Assignment
Transcribe the entire listing below exactly.
-----
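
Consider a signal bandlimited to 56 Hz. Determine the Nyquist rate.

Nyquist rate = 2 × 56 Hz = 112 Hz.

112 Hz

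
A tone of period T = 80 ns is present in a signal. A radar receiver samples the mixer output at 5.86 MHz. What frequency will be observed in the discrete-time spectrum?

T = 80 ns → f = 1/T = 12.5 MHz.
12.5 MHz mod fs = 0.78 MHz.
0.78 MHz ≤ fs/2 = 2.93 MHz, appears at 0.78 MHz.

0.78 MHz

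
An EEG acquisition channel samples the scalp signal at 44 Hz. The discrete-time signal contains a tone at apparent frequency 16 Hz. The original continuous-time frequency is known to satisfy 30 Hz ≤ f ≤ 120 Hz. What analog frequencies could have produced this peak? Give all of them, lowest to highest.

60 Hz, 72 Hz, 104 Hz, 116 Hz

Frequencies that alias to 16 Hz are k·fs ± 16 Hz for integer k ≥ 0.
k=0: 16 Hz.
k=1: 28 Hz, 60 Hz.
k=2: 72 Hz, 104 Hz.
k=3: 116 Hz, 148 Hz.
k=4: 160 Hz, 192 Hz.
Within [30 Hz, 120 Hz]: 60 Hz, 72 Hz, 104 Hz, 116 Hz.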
-----
Response for this exercise
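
Consider a signal bandlimited to 56 Hz. Determine the Nyquist rate.

Nyquist rate = 2 × 56 Hz = 112 Hz.

112 Hz

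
A tone of period T = 80 ns is present in a signal. A radar receiver samples the mixer output at 5.86 MHz. What frequency will be observed in the discrete-time spectrum?

T = 80 ns → f = 1/T = 12.5 MHz.
12.5 MHz mod fs = 0.78 MHz.
0.78 MHz ≤ fs/2 = 2.93 MHz, appears at 0.78 MHz.

0.78 MHz

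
An EEG acquisition channel samples the scalp signal at 44 Hz. The discrete-time signal contains a tone at apparent frequency 16 Hz. The original continuous-time frequency is known to satisfy 30 Hz ≤ f ≤ 120 Hz. What analog frequencies could have produced this peak? Give all of them, lowest to highest.

60 Hz, 72 Hz, 104 Hz, 116 Hz

Frequencies that alias to 16 Hz are k·fs ± 16 Hz for integer k ≥ 0.
k=0: 16 Hz.
k=1: 28 Hz, 60 Hz.
k=2: 72 Hz, 104 Hz.
k=3: 116 Hz, 148 Hz.
k=4: 160 Hz, 192 Hz.
Within [30 Hz, 120 Hz]: 60 Hz, 72 Hz, 104 Hz, 116 Hz.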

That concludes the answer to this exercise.